* _YOUR ASSIGNMENT_:
Your answer should consist only of the lines below from the one with "Starting from an arbitrary x₀, the Jacobi iteration" through the one with "b = [3, 7, 7, 2, -6, -7]", copied exactly.

* _INFORMATION SHOWN_:
************

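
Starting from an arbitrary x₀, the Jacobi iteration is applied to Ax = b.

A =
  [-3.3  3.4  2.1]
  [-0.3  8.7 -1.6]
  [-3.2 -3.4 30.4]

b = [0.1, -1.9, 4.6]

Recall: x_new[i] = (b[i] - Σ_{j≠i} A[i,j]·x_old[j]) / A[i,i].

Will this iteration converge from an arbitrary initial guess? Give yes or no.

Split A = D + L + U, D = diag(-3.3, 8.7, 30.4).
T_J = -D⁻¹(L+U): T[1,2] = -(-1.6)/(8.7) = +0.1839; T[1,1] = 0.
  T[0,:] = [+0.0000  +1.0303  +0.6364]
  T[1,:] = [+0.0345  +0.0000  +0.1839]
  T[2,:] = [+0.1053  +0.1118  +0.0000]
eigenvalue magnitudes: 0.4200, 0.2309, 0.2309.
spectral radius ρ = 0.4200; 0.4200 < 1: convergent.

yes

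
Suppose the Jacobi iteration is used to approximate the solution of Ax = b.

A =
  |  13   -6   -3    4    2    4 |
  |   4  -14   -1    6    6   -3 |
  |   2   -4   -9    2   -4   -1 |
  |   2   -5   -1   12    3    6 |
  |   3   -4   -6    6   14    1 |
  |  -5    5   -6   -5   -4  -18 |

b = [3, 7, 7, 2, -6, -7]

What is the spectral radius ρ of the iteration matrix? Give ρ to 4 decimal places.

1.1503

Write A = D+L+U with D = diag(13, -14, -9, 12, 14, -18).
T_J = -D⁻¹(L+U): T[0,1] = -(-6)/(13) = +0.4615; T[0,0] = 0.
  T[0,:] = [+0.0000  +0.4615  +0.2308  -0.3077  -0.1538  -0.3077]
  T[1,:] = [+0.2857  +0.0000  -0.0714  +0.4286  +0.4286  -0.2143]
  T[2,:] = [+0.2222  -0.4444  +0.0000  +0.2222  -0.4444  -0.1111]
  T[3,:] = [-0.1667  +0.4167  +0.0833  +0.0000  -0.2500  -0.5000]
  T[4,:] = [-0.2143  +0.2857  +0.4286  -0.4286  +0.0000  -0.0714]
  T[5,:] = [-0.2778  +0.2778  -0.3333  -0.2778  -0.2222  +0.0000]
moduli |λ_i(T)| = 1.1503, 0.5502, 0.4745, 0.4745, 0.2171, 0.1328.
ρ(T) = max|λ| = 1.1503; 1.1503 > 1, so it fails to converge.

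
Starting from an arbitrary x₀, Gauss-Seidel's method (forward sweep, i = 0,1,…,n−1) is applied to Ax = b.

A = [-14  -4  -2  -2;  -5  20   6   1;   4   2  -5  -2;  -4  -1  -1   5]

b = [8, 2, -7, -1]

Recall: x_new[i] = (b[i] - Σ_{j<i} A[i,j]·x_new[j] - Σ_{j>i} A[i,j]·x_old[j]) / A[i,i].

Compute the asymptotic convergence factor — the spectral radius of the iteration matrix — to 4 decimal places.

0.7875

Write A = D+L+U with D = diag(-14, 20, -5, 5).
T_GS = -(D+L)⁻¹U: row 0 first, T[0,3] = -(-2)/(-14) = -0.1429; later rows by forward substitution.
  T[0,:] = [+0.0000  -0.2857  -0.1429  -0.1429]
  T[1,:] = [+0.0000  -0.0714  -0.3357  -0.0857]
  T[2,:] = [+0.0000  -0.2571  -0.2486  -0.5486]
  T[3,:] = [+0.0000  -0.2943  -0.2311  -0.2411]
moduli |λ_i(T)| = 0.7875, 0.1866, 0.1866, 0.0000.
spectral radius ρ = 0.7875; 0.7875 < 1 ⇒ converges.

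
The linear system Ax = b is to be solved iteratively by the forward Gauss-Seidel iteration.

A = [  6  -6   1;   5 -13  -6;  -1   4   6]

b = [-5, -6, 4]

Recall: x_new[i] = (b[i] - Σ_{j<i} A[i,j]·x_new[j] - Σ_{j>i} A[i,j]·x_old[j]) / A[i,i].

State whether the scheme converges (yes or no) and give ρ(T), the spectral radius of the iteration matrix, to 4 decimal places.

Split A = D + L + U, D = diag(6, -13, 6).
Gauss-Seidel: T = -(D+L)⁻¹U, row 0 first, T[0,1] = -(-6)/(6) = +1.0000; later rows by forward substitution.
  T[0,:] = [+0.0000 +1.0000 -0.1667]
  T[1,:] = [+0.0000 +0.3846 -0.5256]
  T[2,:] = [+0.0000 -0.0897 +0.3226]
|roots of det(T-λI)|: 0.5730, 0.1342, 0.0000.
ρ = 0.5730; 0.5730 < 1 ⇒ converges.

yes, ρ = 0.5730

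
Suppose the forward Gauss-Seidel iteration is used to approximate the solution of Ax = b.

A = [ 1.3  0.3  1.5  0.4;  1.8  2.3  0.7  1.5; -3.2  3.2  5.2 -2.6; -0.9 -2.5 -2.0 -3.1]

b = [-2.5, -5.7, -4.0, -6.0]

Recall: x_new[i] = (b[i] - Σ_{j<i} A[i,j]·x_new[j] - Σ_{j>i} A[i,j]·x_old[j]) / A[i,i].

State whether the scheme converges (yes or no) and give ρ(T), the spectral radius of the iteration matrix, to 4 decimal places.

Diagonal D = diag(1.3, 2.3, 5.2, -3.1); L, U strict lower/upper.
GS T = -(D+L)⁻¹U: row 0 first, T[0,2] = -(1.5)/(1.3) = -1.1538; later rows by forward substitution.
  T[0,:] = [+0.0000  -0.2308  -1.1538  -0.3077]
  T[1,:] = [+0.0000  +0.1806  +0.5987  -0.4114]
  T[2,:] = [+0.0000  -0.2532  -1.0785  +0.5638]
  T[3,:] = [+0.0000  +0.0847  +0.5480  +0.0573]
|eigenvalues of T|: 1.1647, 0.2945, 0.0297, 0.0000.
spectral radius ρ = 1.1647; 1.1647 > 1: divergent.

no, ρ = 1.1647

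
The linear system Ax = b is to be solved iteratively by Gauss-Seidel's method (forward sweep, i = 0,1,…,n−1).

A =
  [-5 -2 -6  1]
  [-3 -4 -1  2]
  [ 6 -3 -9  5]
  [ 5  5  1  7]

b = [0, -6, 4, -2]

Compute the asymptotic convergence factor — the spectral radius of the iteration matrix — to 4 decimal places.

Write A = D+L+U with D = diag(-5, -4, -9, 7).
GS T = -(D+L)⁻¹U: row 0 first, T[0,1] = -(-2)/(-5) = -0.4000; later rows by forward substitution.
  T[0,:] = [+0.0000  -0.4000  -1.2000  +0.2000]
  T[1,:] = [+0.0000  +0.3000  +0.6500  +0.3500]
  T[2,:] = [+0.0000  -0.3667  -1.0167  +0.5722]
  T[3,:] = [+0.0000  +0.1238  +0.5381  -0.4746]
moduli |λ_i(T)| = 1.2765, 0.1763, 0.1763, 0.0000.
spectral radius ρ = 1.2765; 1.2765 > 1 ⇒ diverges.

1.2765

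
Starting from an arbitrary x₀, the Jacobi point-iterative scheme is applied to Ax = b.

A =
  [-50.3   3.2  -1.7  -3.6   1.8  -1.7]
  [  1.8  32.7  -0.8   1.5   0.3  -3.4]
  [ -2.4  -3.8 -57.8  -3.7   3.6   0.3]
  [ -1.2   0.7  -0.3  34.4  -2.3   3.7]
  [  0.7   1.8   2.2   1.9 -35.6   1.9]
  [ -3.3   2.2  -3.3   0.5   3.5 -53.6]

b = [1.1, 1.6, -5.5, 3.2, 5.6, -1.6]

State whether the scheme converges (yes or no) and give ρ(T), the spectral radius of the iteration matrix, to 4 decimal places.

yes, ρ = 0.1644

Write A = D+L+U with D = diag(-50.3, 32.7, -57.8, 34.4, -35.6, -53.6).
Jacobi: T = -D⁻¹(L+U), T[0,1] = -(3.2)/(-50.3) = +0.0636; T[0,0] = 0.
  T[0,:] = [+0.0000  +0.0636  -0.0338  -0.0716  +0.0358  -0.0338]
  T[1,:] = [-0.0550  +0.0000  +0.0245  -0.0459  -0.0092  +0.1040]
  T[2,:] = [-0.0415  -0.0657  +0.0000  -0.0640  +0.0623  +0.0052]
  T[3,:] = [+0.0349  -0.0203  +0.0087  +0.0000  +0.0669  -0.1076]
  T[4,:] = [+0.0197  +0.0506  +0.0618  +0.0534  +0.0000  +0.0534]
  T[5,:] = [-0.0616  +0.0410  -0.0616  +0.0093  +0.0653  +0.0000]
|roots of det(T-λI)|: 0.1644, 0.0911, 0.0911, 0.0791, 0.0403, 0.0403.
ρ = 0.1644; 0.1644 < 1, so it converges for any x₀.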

************

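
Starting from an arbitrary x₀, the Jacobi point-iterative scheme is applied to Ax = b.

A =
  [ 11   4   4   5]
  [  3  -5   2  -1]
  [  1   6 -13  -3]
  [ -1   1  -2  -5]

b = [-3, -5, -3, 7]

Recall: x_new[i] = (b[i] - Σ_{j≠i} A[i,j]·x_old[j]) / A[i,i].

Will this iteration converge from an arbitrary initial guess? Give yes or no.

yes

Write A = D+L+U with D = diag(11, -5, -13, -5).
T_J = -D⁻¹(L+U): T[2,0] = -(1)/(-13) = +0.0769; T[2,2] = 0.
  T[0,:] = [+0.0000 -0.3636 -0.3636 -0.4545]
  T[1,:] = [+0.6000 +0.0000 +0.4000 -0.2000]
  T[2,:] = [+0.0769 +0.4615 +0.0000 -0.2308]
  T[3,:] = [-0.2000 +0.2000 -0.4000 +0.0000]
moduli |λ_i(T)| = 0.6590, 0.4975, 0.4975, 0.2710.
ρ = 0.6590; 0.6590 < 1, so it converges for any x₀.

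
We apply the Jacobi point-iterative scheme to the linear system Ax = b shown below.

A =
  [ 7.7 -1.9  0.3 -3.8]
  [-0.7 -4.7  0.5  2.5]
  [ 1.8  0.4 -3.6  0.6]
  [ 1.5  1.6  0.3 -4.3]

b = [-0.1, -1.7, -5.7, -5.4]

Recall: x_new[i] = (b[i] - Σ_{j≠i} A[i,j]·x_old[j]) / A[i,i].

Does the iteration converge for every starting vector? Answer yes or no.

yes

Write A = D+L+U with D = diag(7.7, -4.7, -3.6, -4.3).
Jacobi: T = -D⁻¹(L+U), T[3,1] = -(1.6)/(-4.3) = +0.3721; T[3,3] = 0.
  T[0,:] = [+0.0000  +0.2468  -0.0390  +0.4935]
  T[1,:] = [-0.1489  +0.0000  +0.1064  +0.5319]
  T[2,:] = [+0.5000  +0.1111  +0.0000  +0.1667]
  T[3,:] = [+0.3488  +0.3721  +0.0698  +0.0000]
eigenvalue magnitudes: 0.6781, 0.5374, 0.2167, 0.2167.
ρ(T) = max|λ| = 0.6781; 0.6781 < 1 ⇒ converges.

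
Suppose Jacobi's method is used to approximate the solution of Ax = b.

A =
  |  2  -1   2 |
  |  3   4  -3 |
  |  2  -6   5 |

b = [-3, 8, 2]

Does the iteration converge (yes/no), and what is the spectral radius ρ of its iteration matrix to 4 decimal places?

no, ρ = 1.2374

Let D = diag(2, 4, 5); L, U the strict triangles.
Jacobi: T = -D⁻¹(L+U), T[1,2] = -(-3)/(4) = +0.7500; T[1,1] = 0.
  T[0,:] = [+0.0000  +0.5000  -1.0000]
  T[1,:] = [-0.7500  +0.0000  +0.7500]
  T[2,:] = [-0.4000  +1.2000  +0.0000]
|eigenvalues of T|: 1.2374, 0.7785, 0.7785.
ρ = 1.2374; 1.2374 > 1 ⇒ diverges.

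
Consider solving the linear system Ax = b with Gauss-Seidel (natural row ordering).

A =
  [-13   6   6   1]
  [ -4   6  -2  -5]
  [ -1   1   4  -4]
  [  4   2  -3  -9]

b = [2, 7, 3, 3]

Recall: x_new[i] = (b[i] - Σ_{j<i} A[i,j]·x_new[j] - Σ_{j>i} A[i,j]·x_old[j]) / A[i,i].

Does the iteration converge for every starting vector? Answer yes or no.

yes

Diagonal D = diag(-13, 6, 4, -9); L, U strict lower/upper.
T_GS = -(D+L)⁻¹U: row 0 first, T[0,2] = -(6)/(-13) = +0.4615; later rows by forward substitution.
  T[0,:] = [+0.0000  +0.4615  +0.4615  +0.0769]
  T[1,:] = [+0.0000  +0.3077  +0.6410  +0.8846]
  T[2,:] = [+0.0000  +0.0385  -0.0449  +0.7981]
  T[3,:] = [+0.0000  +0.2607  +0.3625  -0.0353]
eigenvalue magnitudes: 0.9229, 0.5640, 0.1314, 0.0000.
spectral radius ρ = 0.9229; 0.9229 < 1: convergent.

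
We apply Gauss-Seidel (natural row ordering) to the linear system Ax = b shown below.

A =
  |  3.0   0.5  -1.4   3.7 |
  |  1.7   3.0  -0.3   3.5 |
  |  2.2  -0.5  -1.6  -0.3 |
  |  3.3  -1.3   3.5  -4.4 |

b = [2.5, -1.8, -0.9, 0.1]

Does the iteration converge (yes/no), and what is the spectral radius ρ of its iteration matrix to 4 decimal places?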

************

* _PROBLEM SOLUTION_:
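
Starting from an arbitrary x₀, the Jacobi iteration is applied to Ax = b.

A =
  [-3.3  3.4  2.1]
  [-0.3  8.7 -1.6]
  [-3.2 -3.4 30.4]

b = [0.1, -1.9, 4.6]

Recall: x_new[i] = (b[i] - Σ_{j≠i} A[i,j]·x_old[j]) / A[i,i].

Will this iteration converge from an arbitrary initial guess? Give yes or no.

Split A = D + L + U, D = diag(-3.3, 8.7, 30.4).
T_J = -D⁻¹(L+U): T[1,2] = -(-1.6)/(8.7) = +0.1839; T[1,1] = 0.
  T[0,:] = [+0.0000  +1.0303  +0.6364]
  T[1,:] = [+0.0345  +0.0000  +0.1839]
  T[2,:] = [+0.1053  +0.1118  +0.0000]
eigenvalue magnitudes: 0.4200, 0.2309, 0.2309.
spectral radius ρ = 0.4200; 0.4200 < 1: convergent.

yes

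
Suppose the Jacobi iteration is used to approximate the solution of Ax = b.

A =
  |  13   -6   -3    4    2    4 |
  |   4  -14   -1    6    6   -3 |
  |   2   -4   -9    2   -4   -1 |
  |   2   -5   -1   12    3    6 |
  |   3   -4   -6    6   14    1 |
  |  -5    5   -6   -5   -4  -18 |

b = [3, 7, 7, 2, -6, -7]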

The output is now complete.